WHAT TO DO >> Print the data exactly, leaving nothing out.

DATASET RECORDS >>
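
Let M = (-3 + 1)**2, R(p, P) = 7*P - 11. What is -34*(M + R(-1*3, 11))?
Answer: -2380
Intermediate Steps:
R(p, P) = -11 + 7*P
M = 4 (M = (-2)**2 = 4)
-34*(M + R(-1*3, 11)) = -34*(4 + (-11 + 7*11)) = -34*(4 + (-11 + 77)) = -34*(4 + 66) = -34*70 = -2380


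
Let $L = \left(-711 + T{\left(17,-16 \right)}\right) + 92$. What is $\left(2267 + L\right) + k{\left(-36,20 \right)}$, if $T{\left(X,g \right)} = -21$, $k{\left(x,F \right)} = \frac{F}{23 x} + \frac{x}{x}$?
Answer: $\frac{336991}{207} \approx 1628.0$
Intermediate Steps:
$k{\left(x,F \right)} = 1 + \frac{F}{23 x}$ ($k{\left(x,F \right)} = F \frac{1}{23 x} + 1 = \frac{F}{23 x} + 1 = 1 + \frac{F}{23 x}$)
$L = -640$ ($L = \left(-711 - 21\right) + 92 = -732 + 92 = -640$)
$\left(2267 + L\right) + k{\left(-36,20 \right)} = \left(2267 - 640\right) + \frac{-36 + \frac{1}{23} \cdot 20}{-36} = 1627 - \frac{-36 + \frac{20}{23}}{36} = 1627 - - \frac{202}{207} = 1627 + \frac{202}{207} = \frac{336991}{207}$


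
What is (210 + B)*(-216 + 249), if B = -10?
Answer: 6600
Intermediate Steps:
(210 + B)*(-216 + 249) = (210 - 10)*(-216 + 249) = 200*33 = 6600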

TASK SOLUTION >>
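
Let M = (-3 + 1)**2, R(p, P) = 7*P - 11. What is -34*(M + R(-1*3, 11))?
Answer: -2380
Intermediate Steps:
R(p, P) = -11 + 7*P
M = 4 (M = (-2)**2 = 4)
-34*(M + R(-1*3, 11)) = -34*(4 + (-11 + 7*11)) = -34*(4 + (-11 + 77)) = -34*(4 + 66) = -34*70 = -2380


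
Let $L = \left(-711 + T{\left(17,-16 \right)}\right) + 92$. What is $\left(2267 + L\right) + k{\left(-36,20 \right)}$, if $T{\left(X,g \right)} = -21$, $k{\left(x,F \right)} = \frac{F}{23 x} + \frac{x}{x}$?
Answer: $\frac{336991}{207} \approx 1628.0$
Intermediate Steps:
$k{\left(x,F \right)} = 1 + \frac{F}{23 x}$ ($k{\left(x,F \right)} = F \frac{1}{23 x} + 1 = \frac{F}{23 x} + 1 = 1 + \frac{F}{23 x}$)
$L = -640$ ($L = \left(-711 - 21\right) + 92 = -732 + 92 = -640$)
$\left(2267 + L\right) + k{\left(-36,20 \right)} = \left(2267 - 640\right) + \frac{-36 + \frac{1}{23} \cdot 20}{-36} = 1627 - \frac{-36 + \frac{20}{23}}{36} = 1627 - - \frac{202}{207} = 1627 + \frac{202}{207} = \frac{336991}{207}$


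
What is (210 + B)*(-216 + 249), if B = -10?
Answer: 6600
Intermediate Steps:
(210 + B)*(-216 + 249) = (210 - 10)*(-216 + 249) = 200*33 = 6600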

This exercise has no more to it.